### TASK
The output must match the entries below exactly.

□ □ □ □ □ □ □

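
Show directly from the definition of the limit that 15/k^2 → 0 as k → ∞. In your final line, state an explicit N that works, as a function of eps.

N = (15/eps)^{1/2}

Fix eps > 0. For k ≥ 1, |15/k^2 − 0| = 15/k^2.
15/k^2 < eps ⇔ k^2 > 15/eps ⇔ k > (15/eps)^{1/2}.
Take N = (15/eps)^{1/2}. Then k > N implies 15/k^2 < eps.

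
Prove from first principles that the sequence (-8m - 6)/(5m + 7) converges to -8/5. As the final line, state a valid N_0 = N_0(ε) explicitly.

Let ε > 0. For m ≥ 1, |(-8m - 6)/(5m + 7) + 8/5| = |26|/(5(5m + 7)) = 26/(5(5m + 7)).
Since 5m + 7 ≥ 5m for m ≥ 1, this is ≤ 26/(5·5m) = (26/25)/m.
So |(-8m - 6)/(5m + 7) + 8/5| < ε whenever m > (26/25)/ε.
Take N_0 = (26/25)/ε. If m > N_0 then |(-8m - 6)/(5m + 7) + 8/5| ≤ (26/25)/m < ε.

N_0 = (26/25)/ε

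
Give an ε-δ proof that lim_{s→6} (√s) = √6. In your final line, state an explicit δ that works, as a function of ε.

δ = min(6, √6·ε)

Suppose ε > 0. We want δ > 0 such that 0 < |s − 6| < δ implies |√s − √6| < ε.
Rationalise: √s − √6 = (s − 6)/(√s + √6), so |√s − √6| = |s − 6|/(√s + √6).
Restrict δ ≤ 6 so that |s − 6| < 6 forces s > 0, and then √s + √6 > √6.
Hence |√s − √6| < |s − 6|/√6, which is < ε once |s − 6| < √6·ε.
Take δ = min(6, √6·ε). If 0 < |s − 6| < δ then s > 0 and |√s − √6| < |s − 6|/√6 < ε.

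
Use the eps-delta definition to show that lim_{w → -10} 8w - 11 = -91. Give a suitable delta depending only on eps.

delta = eps/8

Fix eps > 0. We need delta > 0 so that 0 < |w + 10| < delta implies |(8w - 11) + 91| < eps.
Since (8w - 11) + 91 = 8(w + 10), we have |(8w - 11) + 91| = 8|w + 10|.
So 8|w + 10| < eps exactly when |w + 10| < eps/8.
Take delta = eps/8. If 0 < |w + 10| < delta then |(8w - 11) + 91| = 8|w + 10| < 8·(eps/8) = eps.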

□ □ □ □ □ □ □

### WORKED SOLUTION
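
Show directly from the definition of the limit that 15/k^2 → 0 as k → ∞. In your final line, state an explicit N that works, as a function of eps.

N = (15/eps)^{1/2}

Fix eps > 0. For k ≥ 1, |15/k^2 − 0| = 15/k^2.
15/k^2 < eps ⇔ k^2 > 15/eps ⇔ k > (15/eps)^{1/2}.
Take N = (15/eps)^{1/2}. Then k > N implies 15/k^2 < eps.

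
Prove from first principles that the sequence (-8m - 6)/(5m + 7) converges to -8/5. As the final line, state a valid N_0 = N_0(ε) explicitly.

Let ε > 0. For m ≥ 1, |(-8m - 6)/(5m + 7) + 8/5| = |26|/(5(5m + 7)) = 26/(5(5m + 7)).
Since 5m + 7 ≥ 5m for m ≥ 1, this is ≤ 26/(5·5m) = (26/25)/m.
So |(-8m - 6)/(5m + 7) + 8/5| < ε whenever m > (26/25)/ε.
Take N_0 = (26/25)/ε. If m > N_0 then |(-8m - 6)/(5m + 7) + 8/5| ≤ (26/25)/m < ε.

N_0 = (26/25)/ε

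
Give an ε-δ proof that lim_{s→6} (√s) = √6. In your final line, state an explicit δ that works, as a function of ε.

δ = min(6, √6·ε)

Suppose ε > 0. We want δ > 0 such that 0 < |s − 6| < δ implies |√s − √6| < ε.
Rationalise: √s − √6 = (s − 6)/(√s + √6), so |√s − √6| = |s − 6|/(√s + √6).
Restrict δ ≤ 6 so that |s − 6| < 6 forces s > 0, and then √s + √6 > √6.
Hence |√s − √6| < |s − 6|/√6, which is < ε once |s − 6| < √6·ε.
Take δ = min(6, √6·ε). If 0 < |s − 6| < δ then s > 0 and |√s − √6| < |s − 6|/√6 < ε.

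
Use the eps-delta definition to show that lim_{w → -10} 8w - 11 = -91. Give a suitable delta depending only on eps.

delta = eps/8

Fix eps > 0. We need delta > 0 so that 0 < |w + 10| < delta implies |(8w - 11) + 91| < eps.
Since (8w - 11) + 91 = 8(w + 10), we have |(8w - 11) + 91| = 8|w + 10|.
So 8|w + 10| < eps exactly when |w + 10| < eps/8.
Take delta = eps/8. If 0 < |w + 10| < delta then |(8w - 11) + 91| = 8|w + 10| < 8·(eps/8) = eps.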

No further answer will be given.